§ EXERCISE GOAL: Your reply must consist of the data below, reproduced character for character.

BEGIN

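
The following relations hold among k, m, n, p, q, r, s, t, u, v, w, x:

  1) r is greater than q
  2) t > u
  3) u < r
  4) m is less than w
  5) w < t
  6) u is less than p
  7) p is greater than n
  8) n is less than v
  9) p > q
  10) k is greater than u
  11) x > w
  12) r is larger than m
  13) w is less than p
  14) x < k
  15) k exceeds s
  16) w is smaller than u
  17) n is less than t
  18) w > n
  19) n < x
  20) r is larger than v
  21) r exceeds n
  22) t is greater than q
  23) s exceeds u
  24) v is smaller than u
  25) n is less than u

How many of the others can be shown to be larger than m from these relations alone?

Directly above m: w, r.
One step further: u, x, t, p (6 so far).
One step further: s, k (8 so far).
Nothing else is reachable above m; 8 in all.

8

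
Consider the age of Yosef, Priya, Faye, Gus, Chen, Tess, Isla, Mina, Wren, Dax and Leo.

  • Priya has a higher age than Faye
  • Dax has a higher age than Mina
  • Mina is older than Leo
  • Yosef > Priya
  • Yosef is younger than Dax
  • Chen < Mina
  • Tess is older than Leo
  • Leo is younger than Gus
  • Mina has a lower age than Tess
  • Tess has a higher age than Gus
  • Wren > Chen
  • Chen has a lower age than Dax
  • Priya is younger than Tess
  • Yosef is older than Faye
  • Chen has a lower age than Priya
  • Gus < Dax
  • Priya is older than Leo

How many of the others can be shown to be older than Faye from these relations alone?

4

From Faye the given relations immediately reach Priya, Yosef.
From those, Tess, Dax — 4 in total.
No other element is forced above Faye by the given relations, so the count is 4.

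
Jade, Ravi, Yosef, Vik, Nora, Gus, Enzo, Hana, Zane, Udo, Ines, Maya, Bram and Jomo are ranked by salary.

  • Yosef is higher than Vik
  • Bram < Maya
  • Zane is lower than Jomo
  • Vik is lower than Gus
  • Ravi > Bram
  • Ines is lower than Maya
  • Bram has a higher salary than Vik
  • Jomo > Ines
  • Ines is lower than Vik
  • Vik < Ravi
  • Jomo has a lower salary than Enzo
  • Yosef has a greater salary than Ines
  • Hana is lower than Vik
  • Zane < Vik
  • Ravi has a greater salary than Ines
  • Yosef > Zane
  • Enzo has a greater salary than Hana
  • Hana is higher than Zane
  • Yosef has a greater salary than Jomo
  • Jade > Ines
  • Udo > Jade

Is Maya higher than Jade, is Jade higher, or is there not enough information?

Following every chain through Jade: above Jade we get Udo; below Jade we get Ines.
Maya is not reached, and no chain runs the other way from Maya to Jade.
So the given relations leave the order of Jade and Maya undetermined.

undetermined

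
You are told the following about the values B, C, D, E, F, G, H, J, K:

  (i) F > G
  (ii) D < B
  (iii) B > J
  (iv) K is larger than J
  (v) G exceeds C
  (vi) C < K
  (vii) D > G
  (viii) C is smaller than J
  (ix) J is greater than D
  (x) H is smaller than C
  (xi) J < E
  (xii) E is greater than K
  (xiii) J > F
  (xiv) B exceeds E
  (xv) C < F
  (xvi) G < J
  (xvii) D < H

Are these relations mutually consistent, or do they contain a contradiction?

inconsistent

Chaining the given relations yields D < H < C < G, so D < G. But one relation states G < D. These cannot both hold.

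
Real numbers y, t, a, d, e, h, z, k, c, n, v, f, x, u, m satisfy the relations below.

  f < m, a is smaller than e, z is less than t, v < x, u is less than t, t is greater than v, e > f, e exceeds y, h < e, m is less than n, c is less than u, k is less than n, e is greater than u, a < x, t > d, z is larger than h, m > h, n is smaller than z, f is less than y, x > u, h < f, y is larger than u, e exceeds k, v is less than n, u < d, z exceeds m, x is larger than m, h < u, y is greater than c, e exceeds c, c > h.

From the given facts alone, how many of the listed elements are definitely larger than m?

Directly above m: n, z, x.
One step further: t (4 so far).
No other element is forced above m by the given relations, so the count is 4.

4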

END

§ EXERCISE RESULT:
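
The following relations hold among k, m, n, p, q, r, s, t, u, v, w, x:

  1) r is greater than q
  2) t > u
  3) u < r
  4) m is less than w
  5) w < t
  6) u is less than p
  7) p is greater than n
  8) n is less than v
  9) p > q
  10) k is greater than u
  11) x > w
  12) r is larger than m
  13) w is less than p
  14) x < k
  15) k exceeds s
  16) w is smaller than u
  17) n is less than t
  18) w > n
  19) n < x
  20) r is larger than v
  21) r exceeds n
  22) t is greater than q
  23) s exceeds u
  24) v is smaller than u
  25) n is less than u

How many of the others can be shown to be larger than m from these relations alone?

Directly above m: w, r.
One step further: u, x, t, p (6 so far).
One step further: s, k (8 so far).
Nothing else is reachable above m; 8 in all.

8

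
Consider the age of Yosef, Priya, Faye, Gus, Chen, Tess, Isla, Mina, Wren, Dax and Leo.

  • Priya has a higher age than Faye
  • Dax has a higher age than Mina
  • Mina is older than Leo
  • Yosef > Priya
  • Yosef is younger than Dax
  • Chen < Mina
  • Tess is older than Leo
  • Leo is younger than Gus
  • Mina has a lower age than Tess
  • Tess has a higher age than Gus
  • Wren > Chen
  • Chen has a lower age than Dax
  • Priya is younger than Tess
  • Yosef is older than Faye
  • Chen has a lower age than Priya
  • Gus < Dax
  • Priya is older than Leo

How many of the others can be shown to be older than Faye from these relations alone?

4

From Faye the given relations immediately reach Priya, Yosef.
From those, Tess, Dax — 4 in total.
No other element is forced above Faye by the given relations, so the count is 4.

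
Jade, Ravi, Yosef, Vik, Nora, Gus, Enzo, Hana, Zane, Udo, Ines, Maya, Bram and Jomo are ranked by salary.

  • Yosef is higher than Vik
  • Bram < Maya
  • Zane is lower than Jomo
  • Vik is lower than Gus
  • Ravi > Bram
  • Ines is lower than Maya
  • Bram has a higher salary than Vik
  • Jomo > Ines
  • Ines is lower than Vik
  • Vik < Ravi
  • Jomo has a lower salary than Enzo
  • Yosef has a greater salary than Ines
  • Hana is lower than Vik
  • Zane < Vik
  • Ravi has a greater salary than Ines
  • Yosef > Zane
  • Enzo has a greater salary than Hana
  • Hana is higher than Zane
  • Yosef has a greater salary than Jomo
  • Jade > Ines
  • Udo > Jade

Is Maya higher than Jade, is Jade higher, or is there not enough information?

Following every chain through Jade: above Jade we get Udo; below Jade we get Ines.
Maya is not reached, and no chain runs the other way from Maya to Jade.
So the given relations leave the order of Jade and Maya undetermined.

undetermined

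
You are told the following about the values B, C, D, E, F, G, H, J, K:

  (i) F > G
  (ii) D < B
  (iii) B > J
  (iv) K is larger than J
  (v) G exceeds C
  (vi) C < K
  (vii) D > G
  (viii) C is smaller than J
  (ix) J is greater than D
  (x) H is smaller than C
  (xi) J < E
  (xii) E is greater than K
  (xiii) J > F
  (xiv) B exceeds E
  (xv) C < F
  (xvi) G < J
  (xvii) D < H

Are these relations mutually consistent, or do they contain a contradiction?

inconsistent

Chaining the given relations yields D < H < C < G, so D < G. But one relation states G < D. These cannot both hold.

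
Real numbers y, t, a, d, e, h, z, k, c, n, v, f, x, u, m satisfy the relations below.

  f < m, a is smaller than e, z is less than t, v < x, u is less than t, t is greater than v, e > f, e exceeds y, h < e, m is less than n, c is less than u, k is less than n, e is greater than u, a < x, t > d, z is larger than h, m > h, n is smaller than z, f is less than y, x > u, h < f, y is larger than u, e exceeds k, v is less than n, u < d, z exceeds m, x is larger than m, h < u, y is greater than c, e exceeds c, c > h.

From the given facts alone, how many of the listed elements are definitely larger than m?

Directly above m: n, z, x.
One step further: t (4 so far).
No other element is forced above m by the given relations, so the count is 4.

4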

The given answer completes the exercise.